### AIM OF THE EXERCISE
Reproduce, please, only the lines from the first line below to the line containing "The graph with", inclusive.
MATERIAL FOR THE TASK Start Marker
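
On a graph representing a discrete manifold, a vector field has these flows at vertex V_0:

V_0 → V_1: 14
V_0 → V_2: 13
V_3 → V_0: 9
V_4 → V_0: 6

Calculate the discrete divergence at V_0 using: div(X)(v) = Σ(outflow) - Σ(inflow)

Divergence = sum of outgoing flows = 14 + 13 + (-9) + (-6) = 12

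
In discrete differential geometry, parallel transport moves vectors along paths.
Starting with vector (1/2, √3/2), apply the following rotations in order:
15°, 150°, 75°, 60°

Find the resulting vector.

Total rotation: 15° + 150° + 75° + 60° = 300° ≡ -60° (mod 360°). Final vector: (1, 0)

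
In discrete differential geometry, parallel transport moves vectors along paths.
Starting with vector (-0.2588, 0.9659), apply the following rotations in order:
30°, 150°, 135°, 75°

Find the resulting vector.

Total rotation: 30° + 150° + 135° + 75° = 390° ≡ 30° (mod 360°). Final vector: (-0.7071, 0.7071)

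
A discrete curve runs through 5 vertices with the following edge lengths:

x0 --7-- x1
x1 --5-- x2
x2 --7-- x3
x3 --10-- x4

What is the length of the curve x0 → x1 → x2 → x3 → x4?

Arc length = 7 + 5 + 7 + 10 = 29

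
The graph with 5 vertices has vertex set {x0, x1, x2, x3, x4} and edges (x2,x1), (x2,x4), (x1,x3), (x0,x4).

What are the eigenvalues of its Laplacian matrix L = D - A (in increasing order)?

Degrees: deg(x0) = 1, deg(x1) = 2, deg(x2) = 2, deg(x3) = 1, deg(x4) = 2.
L = D − A with rows/columns ordered (x0, x1, x2, x3, x4):
  [ 1,  0,  0,  0, -1]
  [ 0,  2, -1, -1,  0]
  [ 0, -1,  2,  0, -1]
  [ 0, -1,  0,  1,  0]
  [-1,  0, -1,  0,  2]
Characteristic polynomial: det(λI − L) = λ(λ² − 3λ + 1)(λ² − 5λ + 5).
Roots: λ = 0; (λ² − 3λ + 1) = 0 ⇒ λ = (3 ± √5)/2 ≈ 0.382, 2.618; (λ² − 5λ + 5) = 0 ⇒ λ = (5 ± √5)/2 ≈ 1.382, 3.618.
(Check: the roots sum (with multiplicity) to 8, matching trace L = Σdeg = 2·4 = 8.)
Laplacian eigenvalues (increasing order): [0.0, 0.382, 1.382, 2.618, 3.618]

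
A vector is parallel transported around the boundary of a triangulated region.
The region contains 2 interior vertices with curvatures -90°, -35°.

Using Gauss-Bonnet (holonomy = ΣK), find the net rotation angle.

Holonomy = total enclosed curvature = (-90°) + (-35°) = -125°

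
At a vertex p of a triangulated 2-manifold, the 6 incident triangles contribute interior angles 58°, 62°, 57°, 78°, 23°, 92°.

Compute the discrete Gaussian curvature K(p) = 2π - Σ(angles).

Sum of angles = 370°. K = 360° - 370° = -10° = -π/18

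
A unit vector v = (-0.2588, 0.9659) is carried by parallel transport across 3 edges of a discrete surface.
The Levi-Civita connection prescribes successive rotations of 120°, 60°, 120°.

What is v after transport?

Total rotation: 120° + 60° + 120° = 300° ≡ -60° (mod 360°). Final vector: (0.7071, 0.7071)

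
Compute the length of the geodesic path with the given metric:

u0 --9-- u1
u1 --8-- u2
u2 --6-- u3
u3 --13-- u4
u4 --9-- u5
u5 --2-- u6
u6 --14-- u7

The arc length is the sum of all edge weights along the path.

Arc length = 9 + 8 + 6 + 13 + 9 + 2 + 14 = 61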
MATERIAL FOR THE TASK End Marker
### FINISHED EXERCISE
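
On a graph representing a discrete manifold, a vector field has these flows at vertex V_0:

V_0 → V_1: 14
V_0 → V_2: 13
V_3 → V_0: 9
V_4 → V_0: 6

Calculate the discrete divergence at V_0 using: div(X)(v) = Σ(outflow) - Σ(inflow)

Divergence = sum of outgoing flows = 14 + 13 + (-9) + (-6) = 12

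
In discrete differential geometry, parallel transport moves vectors along paths.
Starting with vector (1/2, √3/2), apply the following rotations in order:
15°, 150°, 75°, 60°

Find the resulting vector.

Total rotation: 15° + 150° + 75° + 60° = 300° ≡ -60° (mod 360°). Final vector: (1, 0)

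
In discrete differential geometry, parallel transport moves vectors along paths.
Starting with vector (-0.2588, 0.9659), apply the following rotations in order:
30°, 150°, 135°, 75°

Find the resulting vector.

Total rotation: 30° + 150° + 135° + 75° = 390° ≡ 30° (mod 360°). Final vector: (-0.7071, 0.7071)

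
A discrete curve runs through 5 vertices with the following edge lengths:

x0 --7-- x1
x1 --5-- x2
x2 --7-- x3
x3 --10-- x4

What is the length of the curve x0 → x1 → x2 → x3 → x4?

Arc length = 7 + 5 + 7 + 10 = 29

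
The graph with 5 vertices has vertex set {x0, x1, x2, x3, x4} and edges (x2,x1), (x2,x4), (x1,x3), (x0,x4).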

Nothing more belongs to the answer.